**Task item**
Only the closing part of the listing is wanted: reproduce exactly the line containing "In a current-mirror" and all lines below it.

**Supplied records**
☆ ☆ ☆ ☆ ☆

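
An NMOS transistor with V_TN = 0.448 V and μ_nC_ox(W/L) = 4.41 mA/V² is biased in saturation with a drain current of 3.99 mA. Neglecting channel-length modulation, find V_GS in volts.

In saturation I_D = ½ k_n (V_GS − V_TN)², so V_GS − V_TN = √(2 I_D / k_n) = √(2 × 3.99 / 4.41) = 1.35 V.
V_GS = 0.448 + 1.35 = 1.79 V.

V_GS = 1.79 V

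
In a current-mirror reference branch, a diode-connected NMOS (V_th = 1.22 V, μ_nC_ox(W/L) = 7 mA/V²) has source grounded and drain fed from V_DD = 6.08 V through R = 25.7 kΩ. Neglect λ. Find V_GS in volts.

V_GS = 1.45 V

With gate tied to drain, V_GS = V_DS ≥ V_GS − V_th, so the device is in saturation.
KCL at the drain: ½ k_n (V_GS − V_th)² = (V_DD − V_GS)/R.
Let x = V_GS − 1.22. Then 90 x² + x − 4.86 = 0, giving x = 0.227 V (positive root), so V_GS = 1.45 V.
I_D = (V_DD − V_GS)/R = (6.08 − 1.45) / 25.7 = 0.18 mA.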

☆ ☆ ☆ ☆ ☆

**Response to this task**
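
In a current-mirror reference branch, a diode-connected NMOS (V_th = 1.22 V, μ_nC_ox(W/L) = 7 mA/V²) has source grounded and drain fed from V_DD = 6.08 V through R = 25.7 kΩ. Neglect λ. Find V_GS in volts.

V_GS = 1.45 V

With gate tied to drain, V_GS = V_DS ≥ V_GS − V_th, so the device is in saturation.
KCL at the drain: ½ k_n (V_GS − V_th)² = (V_DD − V_GS)/R.
Let x = V_GS − 1.22. Then 90 x² + x − 4.86 = 0, giving x = 0.227 V (positive root), so V_GS = 1.45 V.
I_D = (V_DD − V_GS)/R = (6.08 − 1.45) / 25.7 = 0.18 mA.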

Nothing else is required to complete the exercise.